%%

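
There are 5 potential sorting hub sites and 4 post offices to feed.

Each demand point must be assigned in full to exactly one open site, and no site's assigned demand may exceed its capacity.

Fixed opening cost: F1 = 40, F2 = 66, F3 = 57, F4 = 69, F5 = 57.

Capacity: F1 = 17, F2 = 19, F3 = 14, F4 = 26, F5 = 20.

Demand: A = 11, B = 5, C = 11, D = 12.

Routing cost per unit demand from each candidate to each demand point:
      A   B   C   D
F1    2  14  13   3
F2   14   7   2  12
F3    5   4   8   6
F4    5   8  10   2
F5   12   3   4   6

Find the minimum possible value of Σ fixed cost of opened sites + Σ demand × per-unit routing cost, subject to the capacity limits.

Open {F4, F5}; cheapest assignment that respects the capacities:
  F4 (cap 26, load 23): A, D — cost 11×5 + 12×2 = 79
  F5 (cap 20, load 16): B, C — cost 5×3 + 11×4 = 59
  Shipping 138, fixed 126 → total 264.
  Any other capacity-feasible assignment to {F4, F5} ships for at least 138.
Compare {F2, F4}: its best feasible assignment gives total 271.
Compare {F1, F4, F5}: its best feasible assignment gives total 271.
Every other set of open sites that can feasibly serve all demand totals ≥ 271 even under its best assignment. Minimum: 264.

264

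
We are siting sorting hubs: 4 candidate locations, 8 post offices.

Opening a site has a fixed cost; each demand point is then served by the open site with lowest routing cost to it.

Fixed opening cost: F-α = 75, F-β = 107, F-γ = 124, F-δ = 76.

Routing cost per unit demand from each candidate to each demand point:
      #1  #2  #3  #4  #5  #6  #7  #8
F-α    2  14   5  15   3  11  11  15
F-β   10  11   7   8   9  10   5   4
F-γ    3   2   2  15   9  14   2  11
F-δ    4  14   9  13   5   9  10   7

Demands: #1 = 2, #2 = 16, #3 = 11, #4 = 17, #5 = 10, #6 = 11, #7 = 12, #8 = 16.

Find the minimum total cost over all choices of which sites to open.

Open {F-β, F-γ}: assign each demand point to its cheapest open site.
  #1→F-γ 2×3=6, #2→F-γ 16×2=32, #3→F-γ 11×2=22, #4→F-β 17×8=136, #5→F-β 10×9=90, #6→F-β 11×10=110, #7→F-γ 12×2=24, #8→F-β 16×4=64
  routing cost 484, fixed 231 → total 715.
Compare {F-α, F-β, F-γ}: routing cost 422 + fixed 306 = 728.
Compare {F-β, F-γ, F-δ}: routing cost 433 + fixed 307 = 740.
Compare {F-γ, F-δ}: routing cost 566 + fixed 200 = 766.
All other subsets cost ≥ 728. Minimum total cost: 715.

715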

%%

_Task statement:_
Please restate the material above exactly, line by line.

_The completed task:_
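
There are 5 potential sorting hub sites and 4 post offices to feed.

Each demand point must be assigned in full to exactly one open site, and no site's assigned demand may exceed its capacity.

Fixed opening cost: F1 = 40, F2 = 66, F3 = 57, F4 = 69, F5 = 57.

Capacity: F1 = 17, F2 = 19, F3 = 14, F4 = 26, F5 = 20.

Demand: A = 11, B = 5, C = 11, D = 12.

Routing cost per unit demand from each candidate to each demand point:
      A   B   C   D
F1    2  14  13   3
F2   14   7   2  12
F3    5   4   8   6
F4    5   8  10   2
F5   12   3   4   6

Find the minimum possible value of Σ fixed cost of opened sites + Σ demand × per-unit routing cost, subject to the capacity limits.

Open {F4, F5}; cheapest assignment that respects the capacities:
  F4 (cap 26, load 23): A, D — cost 11×5 + 12×2 = 79
  F5 (cap 20, load 16): B, C — cost 5×3 + 11×4 = 59
  Shipping 138, fixed 126 → total 264.
  Any other capacity-feasible assignment to {F4, F5} ships for at least 138.
Compare {F2, F4}: its best feasible assignment gives total 271.
Compare {F1, F4, F5}: its best feasible assignment gives total 271.
Every other set of open sites that can feasibly serve all demand totals ≥ 271 even under its best assignment. Minimum: 264.

264

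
We are siting sorting hubs: 4 candidate locations, 8 post offices.

Opening a site has a fixed cost; each demand point is then served by the open site with lowest routing cost to it.

Fixed opening cost: F-α = 75, F-β = 107, F-γ = 124, F-δ = 76.

Routing cost per unit demand from each candidate to each demand point:
      #1  #2  #3  #4  #5  #6  #7  #8
F-α    2  14   5  15   3  11  11  15
F-β   10  11   7   8   9  10   5   4
F-γ    3   2   2  15   9  14   2  11
F-δ    4  14   9  13   5   9  10   7

Demands: #1 = 2, #2 = 16, #3 = 11, #4 = 17, #5 = 10, #6 = 11, #7 = 12, #8 = 16.

Find the minimum total cost over all choices of which sites to open.

Open {F-β, F-γ}: assign each demand point to its cheapest open site.
  #1→F-γ 2×3=6, #2→F-γ 16×2=32, #3→F-γ 11×2=22, #4→F-β 17×8=136, #5→F-β 10×9=90, #6→F-β 11×10=110, #7→F-γ 12×2=24, #8→F-β 16×4=64
  routing cost 484, fixed 231 → total 715.
Compare {F-α, F-β, F-γ}: routing cost 422 + fixed 306 = 728.
Compare {F-β, F-γ, F-δ}: routing cost 433 + fixed 307 = 740.
Compare {F-γ, F-δ}: routing cost 566 + fixed 200 = 766.
All other subsets cost ≥ 728. Minimum total cost: 715.

715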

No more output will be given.